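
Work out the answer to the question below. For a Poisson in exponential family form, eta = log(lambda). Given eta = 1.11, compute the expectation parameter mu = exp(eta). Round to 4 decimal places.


Expectation parameter for Poisson exponential family:
mu = exp(eta).
eta = 1.11.
mu = exp(1.11) = 3.0344

3.0344


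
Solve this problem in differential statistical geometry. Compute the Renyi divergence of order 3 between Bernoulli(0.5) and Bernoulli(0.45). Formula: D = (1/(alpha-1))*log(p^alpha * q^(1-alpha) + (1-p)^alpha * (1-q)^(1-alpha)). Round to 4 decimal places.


Renyi divergence of order alpha between Bernoulli distributions:
D = (1/(alpha-1))*log(p^alpha * q^(1-alpha) + (1-p)^alpha * (1-q)^(1-alpha)).
alpha = 3, p = 0.5, q = 0.45.
p^alpha * q^(1-alpha) = 0.5^3 * 0.45^-2 = 0.617284.
(1-p)^alpha * (1-q)^(1-alpha) = 0.5^3 * 0.55^-2 = 0.413223.
sum = 0.617284 + 0.413223 = 1.030507.
D = (1/2)*log(1.030507) = 0.0150

0.0150


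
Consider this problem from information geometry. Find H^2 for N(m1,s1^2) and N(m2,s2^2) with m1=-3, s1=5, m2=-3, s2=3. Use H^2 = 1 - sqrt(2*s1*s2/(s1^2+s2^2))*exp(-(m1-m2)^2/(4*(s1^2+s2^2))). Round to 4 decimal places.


Squared Hellinger distance for Gaussians:
H^2 = 1 - sqrt(2*s1*s2/(s1^2+s2^2)) * exp(-(m1-m2)^2/(4*(s1^2+s2^2))).
s1^2 = 25, s2^2 = 9, s1^2+s2^2 = 34.
sqrt(2*5*3/(34)) = 0.939336.
(m1-m2)^2 = (0)^2 = 0.
exp(-0/(4*34)) = exp(0.0) = 1.0.
H^2 = 1 - 0.939336*1.0 = 0.0607

0.0607


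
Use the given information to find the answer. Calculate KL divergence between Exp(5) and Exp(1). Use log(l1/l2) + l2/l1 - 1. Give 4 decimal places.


KL divergence for exponential family:
KL = log(l1/l2) + l2/l1 - 1.
log(5/1) = 1.609438.
1/5 = 0.2.
KL = 1.609438 + 0.2 - 1 = 0.8094

0.8094


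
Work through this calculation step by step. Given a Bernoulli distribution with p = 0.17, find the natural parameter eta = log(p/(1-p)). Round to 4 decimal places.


Natural parameter for Bernoulli: eta = log(p/(1-p)).
p = 0.17, 1-p = 0.83.
p/(1-p) = 0.204819.
eta = log(0.204819) = -1.5856

-1.5856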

• • •

● What needs to be done:
Output the line containing "Work through this" and every line after it through the final line of the records above, exactly as written and nothing else.

● Result of this task:
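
Work through this calculation step by step. Given a Bernoulli distribution with p = 0.17, find the natural parameter eta = log(p/(1-p)). Round to 4 decimal places.


Natural parameter for Bernoulli: eta = log(p/(1-p)).
p = 0.17, 1-p = 0.83.
p/(1-p) = 0.204819.
eta = log(0.204819) = -1.5856

-1.5856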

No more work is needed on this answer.